Material for this task section start

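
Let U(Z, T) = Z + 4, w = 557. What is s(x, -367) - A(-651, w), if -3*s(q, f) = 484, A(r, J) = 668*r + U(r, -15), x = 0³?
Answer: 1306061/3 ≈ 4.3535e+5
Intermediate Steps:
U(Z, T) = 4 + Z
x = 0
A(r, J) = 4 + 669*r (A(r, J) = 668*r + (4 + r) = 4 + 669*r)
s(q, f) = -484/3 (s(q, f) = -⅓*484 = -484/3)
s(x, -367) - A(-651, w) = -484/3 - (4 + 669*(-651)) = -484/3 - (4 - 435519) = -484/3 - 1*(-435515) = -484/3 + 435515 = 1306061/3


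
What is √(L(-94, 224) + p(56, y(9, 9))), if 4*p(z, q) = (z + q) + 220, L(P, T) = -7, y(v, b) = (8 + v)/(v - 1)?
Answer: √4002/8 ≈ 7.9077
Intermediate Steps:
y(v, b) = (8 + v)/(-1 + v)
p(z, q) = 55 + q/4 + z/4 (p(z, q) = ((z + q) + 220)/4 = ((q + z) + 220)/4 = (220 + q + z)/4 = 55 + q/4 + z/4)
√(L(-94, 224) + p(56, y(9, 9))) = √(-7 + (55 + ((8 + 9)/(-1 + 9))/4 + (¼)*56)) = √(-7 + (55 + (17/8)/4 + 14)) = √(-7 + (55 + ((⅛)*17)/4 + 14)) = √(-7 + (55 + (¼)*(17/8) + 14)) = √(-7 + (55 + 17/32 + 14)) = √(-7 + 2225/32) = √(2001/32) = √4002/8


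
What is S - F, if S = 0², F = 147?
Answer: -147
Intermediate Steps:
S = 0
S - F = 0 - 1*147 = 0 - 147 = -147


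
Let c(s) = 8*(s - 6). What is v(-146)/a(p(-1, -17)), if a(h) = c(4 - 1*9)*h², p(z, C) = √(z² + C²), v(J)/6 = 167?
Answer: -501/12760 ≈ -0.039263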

Material for this task section end
Material for this task section start

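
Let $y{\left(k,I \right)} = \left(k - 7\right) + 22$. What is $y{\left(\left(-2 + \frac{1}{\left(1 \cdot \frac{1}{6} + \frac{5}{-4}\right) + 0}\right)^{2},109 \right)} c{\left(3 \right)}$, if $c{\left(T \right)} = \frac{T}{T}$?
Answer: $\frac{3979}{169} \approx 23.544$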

Material for this task section end
Material for this task section start

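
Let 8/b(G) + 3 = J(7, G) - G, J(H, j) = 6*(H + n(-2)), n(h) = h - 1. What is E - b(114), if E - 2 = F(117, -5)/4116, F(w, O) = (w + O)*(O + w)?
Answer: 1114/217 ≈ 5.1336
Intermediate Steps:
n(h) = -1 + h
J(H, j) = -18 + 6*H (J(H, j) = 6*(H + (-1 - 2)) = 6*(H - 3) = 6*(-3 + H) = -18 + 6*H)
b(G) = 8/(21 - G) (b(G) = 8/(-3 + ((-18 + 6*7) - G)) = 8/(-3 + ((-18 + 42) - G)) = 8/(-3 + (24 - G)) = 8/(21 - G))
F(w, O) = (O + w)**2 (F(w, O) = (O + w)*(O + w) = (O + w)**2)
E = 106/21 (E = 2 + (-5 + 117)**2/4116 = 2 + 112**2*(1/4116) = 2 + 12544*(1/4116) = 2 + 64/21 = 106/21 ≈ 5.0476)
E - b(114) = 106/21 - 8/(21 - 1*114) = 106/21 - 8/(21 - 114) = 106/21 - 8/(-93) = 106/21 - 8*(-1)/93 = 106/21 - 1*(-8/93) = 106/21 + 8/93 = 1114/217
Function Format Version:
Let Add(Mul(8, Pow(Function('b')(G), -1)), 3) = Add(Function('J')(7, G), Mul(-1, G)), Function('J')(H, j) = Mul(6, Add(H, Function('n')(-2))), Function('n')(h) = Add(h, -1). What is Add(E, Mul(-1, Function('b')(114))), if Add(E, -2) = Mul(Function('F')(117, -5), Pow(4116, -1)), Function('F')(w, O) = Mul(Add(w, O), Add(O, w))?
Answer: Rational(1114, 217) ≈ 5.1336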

Material for this task section end

In the data above, which lines lie between the line with "Let U(Z, T)" and the line with "Answer: 1306061/3 ≈ 4.3535e+5", inclusive? Print those lines exactly and nothing else.

Exercise output:
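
Let U(Z, T) = Z + 4, w = 557. What is s(x, -367) - A(-651, w), if -3*s(q, f) = 484, A(r, J) = 668*r + U(r, -15), x = 0³?
Answer: 1306061/3 ≈ 4.3535e+5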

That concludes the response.